- Required action -
Of the lines below, report only those that contain "these".
· · · · ·
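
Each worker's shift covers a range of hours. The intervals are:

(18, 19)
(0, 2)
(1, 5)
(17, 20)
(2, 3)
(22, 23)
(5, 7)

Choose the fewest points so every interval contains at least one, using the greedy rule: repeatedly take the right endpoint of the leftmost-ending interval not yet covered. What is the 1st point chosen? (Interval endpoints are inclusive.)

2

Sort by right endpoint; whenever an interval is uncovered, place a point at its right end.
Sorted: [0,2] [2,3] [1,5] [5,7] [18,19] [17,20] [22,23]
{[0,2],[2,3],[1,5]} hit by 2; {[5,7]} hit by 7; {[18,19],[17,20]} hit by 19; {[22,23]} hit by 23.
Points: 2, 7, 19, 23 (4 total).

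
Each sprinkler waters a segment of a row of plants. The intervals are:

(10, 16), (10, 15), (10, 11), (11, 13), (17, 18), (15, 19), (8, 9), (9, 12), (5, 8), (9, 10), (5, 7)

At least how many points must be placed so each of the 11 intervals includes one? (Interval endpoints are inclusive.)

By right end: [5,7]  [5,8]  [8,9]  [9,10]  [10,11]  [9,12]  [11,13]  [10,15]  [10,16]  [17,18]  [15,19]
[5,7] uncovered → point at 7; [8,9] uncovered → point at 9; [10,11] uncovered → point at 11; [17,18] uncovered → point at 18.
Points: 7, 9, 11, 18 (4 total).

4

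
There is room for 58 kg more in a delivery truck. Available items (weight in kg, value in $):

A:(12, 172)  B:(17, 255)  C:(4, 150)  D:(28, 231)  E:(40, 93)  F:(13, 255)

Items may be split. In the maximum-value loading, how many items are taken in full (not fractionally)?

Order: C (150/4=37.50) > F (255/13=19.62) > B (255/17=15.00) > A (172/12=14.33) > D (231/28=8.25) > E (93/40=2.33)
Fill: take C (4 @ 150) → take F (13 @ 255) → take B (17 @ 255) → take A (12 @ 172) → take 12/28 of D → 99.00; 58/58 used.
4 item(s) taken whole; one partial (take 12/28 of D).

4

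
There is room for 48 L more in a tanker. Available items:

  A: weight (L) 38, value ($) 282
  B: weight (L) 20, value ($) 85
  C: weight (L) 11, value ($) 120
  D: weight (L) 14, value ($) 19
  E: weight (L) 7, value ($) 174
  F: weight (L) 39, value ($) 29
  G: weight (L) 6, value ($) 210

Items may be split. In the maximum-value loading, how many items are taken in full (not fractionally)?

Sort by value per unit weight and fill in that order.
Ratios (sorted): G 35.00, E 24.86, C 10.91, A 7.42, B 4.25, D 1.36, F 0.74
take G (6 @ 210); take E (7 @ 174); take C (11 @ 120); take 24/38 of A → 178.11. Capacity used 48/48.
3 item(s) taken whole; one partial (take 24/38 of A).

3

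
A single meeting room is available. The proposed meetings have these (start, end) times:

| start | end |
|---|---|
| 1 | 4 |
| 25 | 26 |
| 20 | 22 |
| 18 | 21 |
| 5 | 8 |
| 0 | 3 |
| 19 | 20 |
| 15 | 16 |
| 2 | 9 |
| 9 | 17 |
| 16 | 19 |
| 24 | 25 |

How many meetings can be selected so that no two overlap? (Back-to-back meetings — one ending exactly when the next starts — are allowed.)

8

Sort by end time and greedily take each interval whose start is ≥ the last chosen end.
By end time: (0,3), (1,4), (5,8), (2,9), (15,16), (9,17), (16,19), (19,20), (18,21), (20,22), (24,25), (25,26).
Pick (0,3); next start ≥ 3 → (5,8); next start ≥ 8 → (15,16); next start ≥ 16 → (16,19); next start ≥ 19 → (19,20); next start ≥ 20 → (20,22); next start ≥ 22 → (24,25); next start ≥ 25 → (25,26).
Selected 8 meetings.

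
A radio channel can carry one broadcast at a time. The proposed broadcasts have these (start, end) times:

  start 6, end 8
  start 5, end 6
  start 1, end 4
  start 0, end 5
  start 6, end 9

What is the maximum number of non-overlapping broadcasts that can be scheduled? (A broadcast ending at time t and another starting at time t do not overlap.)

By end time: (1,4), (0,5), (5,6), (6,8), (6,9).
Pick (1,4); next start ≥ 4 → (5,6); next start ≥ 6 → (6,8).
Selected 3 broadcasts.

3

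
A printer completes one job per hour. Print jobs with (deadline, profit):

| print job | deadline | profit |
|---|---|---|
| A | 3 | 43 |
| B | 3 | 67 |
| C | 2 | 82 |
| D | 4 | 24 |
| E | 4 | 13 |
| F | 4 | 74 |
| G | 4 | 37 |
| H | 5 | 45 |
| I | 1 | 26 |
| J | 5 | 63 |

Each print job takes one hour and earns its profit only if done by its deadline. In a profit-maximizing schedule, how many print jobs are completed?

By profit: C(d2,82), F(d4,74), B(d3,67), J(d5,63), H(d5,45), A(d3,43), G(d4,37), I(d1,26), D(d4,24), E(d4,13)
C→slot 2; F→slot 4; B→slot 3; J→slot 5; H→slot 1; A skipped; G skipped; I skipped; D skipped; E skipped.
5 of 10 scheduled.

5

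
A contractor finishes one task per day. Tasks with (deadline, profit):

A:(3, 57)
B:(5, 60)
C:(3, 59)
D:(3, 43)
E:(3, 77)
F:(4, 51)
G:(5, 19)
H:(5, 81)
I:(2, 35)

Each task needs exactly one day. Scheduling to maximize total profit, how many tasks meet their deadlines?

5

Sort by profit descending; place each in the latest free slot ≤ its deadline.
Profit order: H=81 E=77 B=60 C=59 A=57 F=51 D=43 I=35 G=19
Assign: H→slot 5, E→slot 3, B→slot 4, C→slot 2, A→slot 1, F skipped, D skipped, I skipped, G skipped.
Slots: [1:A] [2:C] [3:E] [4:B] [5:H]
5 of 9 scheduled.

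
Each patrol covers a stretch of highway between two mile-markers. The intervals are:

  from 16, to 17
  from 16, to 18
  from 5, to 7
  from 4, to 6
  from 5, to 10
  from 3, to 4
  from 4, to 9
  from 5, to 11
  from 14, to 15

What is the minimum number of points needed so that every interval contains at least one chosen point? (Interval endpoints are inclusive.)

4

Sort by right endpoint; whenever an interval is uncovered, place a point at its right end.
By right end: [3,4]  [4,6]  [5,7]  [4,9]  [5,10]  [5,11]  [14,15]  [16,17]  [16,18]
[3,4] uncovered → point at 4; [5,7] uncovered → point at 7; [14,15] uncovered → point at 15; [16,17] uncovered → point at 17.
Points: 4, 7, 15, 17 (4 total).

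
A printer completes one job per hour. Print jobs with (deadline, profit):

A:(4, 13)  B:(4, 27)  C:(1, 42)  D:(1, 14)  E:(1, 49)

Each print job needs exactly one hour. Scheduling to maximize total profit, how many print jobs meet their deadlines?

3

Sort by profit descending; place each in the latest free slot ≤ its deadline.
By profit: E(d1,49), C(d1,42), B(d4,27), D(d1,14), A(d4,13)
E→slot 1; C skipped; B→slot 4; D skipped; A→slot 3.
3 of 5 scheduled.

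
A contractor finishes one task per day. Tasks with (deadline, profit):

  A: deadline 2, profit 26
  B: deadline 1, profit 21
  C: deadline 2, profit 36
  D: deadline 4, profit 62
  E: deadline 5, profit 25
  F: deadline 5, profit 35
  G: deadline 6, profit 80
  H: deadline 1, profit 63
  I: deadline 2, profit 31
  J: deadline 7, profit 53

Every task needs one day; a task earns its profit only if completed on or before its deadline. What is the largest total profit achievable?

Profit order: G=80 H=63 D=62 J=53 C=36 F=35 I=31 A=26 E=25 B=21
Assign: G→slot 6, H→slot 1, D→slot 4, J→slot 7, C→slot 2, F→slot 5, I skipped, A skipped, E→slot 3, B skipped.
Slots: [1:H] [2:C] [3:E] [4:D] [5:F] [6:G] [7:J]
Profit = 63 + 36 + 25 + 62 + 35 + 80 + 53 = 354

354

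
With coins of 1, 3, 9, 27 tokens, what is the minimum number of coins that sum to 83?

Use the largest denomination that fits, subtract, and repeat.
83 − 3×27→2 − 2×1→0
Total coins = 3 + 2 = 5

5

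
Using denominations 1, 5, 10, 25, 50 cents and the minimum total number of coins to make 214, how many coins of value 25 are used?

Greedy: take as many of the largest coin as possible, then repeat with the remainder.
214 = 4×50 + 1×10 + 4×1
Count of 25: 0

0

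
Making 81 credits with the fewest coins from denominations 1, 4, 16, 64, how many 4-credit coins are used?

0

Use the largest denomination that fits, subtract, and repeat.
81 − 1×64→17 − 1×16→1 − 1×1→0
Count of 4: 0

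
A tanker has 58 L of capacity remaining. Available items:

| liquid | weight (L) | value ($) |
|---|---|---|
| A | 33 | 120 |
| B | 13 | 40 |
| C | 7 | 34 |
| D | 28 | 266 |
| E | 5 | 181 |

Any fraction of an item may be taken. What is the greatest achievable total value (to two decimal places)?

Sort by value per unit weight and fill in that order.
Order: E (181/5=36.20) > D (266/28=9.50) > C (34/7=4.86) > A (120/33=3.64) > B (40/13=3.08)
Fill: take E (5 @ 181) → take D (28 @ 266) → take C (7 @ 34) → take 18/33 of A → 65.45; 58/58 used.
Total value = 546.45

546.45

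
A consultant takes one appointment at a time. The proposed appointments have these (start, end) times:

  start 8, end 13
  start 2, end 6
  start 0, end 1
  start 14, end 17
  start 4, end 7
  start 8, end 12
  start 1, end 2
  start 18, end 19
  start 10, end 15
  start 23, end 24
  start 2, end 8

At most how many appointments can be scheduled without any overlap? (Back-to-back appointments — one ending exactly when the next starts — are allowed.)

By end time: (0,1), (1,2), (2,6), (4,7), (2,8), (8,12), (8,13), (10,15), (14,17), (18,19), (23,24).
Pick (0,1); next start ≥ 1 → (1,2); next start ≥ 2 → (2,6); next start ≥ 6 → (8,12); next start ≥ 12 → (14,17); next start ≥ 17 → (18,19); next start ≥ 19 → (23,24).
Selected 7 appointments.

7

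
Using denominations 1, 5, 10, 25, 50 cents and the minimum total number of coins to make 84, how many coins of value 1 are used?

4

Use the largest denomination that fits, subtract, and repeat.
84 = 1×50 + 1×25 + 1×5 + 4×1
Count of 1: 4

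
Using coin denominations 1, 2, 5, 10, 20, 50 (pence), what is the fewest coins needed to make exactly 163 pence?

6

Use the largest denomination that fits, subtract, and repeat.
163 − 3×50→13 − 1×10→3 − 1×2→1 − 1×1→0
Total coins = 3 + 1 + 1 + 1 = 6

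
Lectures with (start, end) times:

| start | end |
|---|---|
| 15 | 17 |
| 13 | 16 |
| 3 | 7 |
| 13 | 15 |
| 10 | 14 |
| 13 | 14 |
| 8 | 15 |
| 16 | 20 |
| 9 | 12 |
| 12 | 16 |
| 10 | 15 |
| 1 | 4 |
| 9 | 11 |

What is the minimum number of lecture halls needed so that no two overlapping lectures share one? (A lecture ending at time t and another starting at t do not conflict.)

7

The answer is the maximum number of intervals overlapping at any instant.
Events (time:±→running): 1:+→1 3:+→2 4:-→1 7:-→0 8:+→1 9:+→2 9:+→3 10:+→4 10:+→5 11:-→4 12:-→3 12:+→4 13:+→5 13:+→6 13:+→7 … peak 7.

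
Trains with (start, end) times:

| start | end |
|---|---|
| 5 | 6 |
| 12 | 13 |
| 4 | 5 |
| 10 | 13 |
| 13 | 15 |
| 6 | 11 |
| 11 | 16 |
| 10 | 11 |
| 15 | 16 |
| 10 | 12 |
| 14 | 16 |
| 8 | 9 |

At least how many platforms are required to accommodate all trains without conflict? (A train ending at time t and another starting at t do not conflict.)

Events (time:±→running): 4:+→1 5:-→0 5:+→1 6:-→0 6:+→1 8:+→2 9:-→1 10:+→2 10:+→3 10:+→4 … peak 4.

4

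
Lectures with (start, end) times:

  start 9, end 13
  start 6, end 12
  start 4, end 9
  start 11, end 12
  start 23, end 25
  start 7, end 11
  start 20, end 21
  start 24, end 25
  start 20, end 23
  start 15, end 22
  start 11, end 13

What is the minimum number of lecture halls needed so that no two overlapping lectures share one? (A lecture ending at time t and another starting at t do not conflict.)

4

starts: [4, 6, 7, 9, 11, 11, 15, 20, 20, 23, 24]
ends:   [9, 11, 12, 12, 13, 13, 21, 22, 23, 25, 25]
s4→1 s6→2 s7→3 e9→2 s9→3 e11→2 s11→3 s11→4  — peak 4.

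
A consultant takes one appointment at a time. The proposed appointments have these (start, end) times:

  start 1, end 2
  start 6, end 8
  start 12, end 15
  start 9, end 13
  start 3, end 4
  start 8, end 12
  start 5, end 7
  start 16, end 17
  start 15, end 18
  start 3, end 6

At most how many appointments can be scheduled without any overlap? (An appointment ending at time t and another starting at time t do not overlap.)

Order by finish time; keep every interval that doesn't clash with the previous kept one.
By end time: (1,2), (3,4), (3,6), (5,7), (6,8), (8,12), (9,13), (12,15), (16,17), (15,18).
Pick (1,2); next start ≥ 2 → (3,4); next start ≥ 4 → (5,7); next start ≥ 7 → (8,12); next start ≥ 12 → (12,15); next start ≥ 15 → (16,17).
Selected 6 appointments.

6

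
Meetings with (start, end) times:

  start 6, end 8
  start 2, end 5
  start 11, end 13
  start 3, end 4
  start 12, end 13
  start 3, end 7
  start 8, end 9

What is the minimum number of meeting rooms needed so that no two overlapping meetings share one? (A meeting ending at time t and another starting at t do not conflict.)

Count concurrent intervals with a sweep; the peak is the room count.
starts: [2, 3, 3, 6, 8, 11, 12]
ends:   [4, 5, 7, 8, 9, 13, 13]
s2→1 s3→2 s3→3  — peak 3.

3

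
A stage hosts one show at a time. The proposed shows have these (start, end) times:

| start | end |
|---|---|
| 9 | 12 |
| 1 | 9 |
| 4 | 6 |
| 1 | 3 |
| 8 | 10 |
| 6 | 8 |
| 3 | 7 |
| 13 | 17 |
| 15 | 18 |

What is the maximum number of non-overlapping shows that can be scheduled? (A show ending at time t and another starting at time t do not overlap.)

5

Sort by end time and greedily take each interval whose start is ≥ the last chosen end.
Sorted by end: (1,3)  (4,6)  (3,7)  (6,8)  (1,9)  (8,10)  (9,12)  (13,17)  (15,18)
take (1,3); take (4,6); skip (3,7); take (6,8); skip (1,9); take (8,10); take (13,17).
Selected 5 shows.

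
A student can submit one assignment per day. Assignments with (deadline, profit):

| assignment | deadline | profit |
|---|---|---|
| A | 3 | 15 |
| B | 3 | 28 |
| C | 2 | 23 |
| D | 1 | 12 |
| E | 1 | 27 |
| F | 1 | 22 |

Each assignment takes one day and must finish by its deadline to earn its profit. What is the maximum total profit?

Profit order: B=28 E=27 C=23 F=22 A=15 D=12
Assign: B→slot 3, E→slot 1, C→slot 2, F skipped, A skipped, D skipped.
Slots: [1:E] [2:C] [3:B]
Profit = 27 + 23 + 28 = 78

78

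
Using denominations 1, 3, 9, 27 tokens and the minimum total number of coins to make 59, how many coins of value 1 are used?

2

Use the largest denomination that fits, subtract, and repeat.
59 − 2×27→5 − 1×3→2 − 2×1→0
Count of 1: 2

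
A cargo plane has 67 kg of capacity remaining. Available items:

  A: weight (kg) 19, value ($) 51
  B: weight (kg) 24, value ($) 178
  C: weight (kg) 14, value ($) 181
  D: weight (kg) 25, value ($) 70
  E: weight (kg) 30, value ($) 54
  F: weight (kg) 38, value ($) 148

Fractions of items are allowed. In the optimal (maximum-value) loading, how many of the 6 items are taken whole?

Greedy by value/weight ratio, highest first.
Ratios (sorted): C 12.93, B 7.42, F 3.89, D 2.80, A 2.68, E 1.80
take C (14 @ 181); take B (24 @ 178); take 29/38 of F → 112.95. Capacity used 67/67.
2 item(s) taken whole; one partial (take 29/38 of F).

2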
· · · · ·
- Exercise result -
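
A single meeting room is available. The proposed meetings have these (start, end) times:
A radio channel can carry one broadcast at a time. The proposed broadcasts have these (start, end) times:
A consultant takes one appointment at a time. The proposed appointments have these (start, end) times:
A consultant takes one appointment at a time. The proposed appointments have these (start, end) times:
A stage hosts one show at a time. The proposed shows have these (start, end) times: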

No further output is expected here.